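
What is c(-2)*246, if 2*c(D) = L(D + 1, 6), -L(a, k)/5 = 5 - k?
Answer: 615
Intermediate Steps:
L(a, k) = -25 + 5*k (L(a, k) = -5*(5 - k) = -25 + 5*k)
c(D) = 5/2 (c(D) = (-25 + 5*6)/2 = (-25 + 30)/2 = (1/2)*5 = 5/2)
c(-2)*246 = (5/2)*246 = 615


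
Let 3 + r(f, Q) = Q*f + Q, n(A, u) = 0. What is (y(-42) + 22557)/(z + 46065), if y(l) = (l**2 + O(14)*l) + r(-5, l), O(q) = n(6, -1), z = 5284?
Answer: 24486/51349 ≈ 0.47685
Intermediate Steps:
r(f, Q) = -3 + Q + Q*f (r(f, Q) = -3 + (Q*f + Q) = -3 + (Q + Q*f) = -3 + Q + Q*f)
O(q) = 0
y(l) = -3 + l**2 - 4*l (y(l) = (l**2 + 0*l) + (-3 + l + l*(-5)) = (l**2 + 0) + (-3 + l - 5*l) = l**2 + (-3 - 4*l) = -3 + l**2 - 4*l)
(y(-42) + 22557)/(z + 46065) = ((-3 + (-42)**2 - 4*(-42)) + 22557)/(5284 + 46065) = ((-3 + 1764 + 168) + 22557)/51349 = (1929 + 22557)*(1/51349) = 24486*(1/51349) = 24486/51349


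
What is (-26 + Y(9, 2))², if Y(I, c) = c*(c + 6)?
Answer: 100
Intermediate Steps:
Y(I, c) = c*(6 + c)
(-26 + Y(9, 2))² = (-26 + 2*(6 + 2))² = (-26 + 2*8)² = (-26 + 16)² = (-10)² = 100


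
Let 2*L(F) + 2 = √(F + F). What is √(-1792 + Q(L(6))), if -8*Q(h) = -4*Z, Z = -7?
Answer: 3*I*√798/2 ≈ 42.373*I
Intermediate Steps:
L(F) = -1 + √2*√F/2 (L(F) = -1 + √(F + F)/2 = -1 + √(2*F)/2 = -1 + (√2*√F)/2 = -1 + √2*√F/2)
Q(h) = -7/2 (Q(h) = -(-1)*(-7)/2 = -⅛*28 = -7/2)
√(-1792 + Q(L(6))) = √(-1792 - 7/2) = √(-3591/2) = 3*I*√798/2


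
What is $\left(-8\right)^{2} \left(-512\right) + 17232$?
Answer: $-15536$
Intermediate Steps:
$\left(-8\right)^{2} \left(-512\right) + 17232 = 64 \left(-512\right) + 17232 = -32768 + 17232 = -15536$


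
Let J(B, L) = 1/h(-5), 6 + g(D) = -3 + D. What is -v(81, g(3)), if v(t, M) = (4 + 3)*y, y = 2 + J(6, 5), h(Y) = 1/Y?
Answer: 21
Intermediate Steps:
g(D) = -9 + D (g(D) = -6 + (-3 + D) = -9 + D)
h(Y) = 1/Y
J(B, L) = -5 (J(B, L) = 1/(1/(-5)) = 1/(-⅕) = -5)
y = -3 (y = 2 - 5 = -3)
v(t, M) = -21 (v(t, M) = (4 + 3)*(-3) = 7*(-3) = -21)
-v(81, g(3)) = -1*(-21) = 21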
==
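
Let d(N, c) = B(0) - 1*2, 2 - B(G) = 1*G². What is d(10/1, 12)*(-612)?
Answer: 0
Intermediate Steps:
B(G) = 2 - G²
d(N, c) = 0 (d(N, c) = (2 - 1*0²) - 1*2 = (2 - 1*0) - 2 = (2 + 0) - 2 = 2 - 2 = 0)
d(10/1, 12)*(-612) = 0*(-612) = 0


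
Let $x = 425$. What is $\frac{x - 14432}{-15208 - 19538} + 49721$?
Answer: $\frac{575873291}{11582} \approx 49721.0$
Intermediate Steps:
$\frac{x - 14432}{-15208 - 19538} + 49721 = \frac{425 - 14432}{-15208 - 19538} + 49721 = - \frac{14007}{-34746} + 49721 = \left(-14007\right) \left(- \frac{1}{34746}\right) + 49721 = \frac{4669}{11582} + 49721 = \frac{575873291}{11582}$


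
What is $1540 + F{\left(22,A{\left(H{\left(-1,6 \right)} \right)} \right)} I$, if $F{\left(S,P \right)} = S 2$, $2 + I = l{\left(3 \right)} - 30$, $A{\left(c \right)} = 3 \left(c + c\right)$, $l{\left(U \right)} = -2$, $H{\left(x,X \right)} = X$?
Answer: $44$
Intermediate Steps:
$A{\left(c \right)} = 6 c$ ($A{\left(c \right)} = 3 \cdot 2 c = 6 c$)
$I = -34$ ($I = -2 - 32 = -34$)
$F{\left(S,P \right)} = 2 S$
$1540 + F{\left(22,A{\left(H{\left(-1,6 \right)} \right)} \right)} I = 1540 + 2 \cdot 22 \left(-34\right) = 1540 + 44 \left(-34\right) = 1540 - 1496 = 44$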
...
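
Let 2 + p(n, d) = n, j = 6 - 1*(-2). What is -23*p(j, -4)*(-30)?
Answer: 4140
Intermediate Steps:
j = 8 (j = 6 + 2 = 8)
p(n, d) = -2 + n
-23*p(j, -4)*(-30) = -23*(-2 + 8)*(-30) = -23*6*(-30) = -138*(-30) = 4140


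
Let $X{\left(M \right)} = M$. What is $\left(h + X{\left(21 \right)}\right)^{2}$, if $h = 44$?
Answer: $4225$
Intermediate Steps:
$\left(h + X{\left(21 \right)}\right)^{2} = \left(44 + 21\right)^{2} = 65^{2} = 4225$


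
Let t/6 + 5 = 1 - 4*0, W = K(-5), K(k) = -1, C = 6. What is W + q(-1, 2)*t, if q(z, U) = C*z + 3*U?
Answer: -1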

**ASSIGNMENT**
Would you print, exactly as written, every line above from the one holding "What is c(-2)*246, if" through the one holding "Answer: 24486/51349 ≈ 0.47685", with both included and no other lines?

**SOLUTION TO THIS EXERCISE**
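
What is c(-2)*246, if 2*c(D) = L(D + 1, 6), -L(a, k)/5 = 5 - k?
Answer: 615
Intermediate Steps:
L(a, k) = -25 + 5*k (L(a, k) = -5*(5 - k) = -25 + 5*k)
c(D) = 5/2 (c(D) = (-25 + 5*6)/2 = (-25 + 30)/2 = (1/2)*5 = 5/2)
c(-2)*246 = (5/2)*246 = 615


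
Let 3 + r(f, Q) = Q*f + Q, n(A, u) = 0. What is (y(-42) + 22557)/(z + 46065), if y(l) = (l**2 + O(14)*l) + r(-5, l), O(q) = n(6, -1), z = 5284?
Answer: 24486/51349 ≈ 0.47685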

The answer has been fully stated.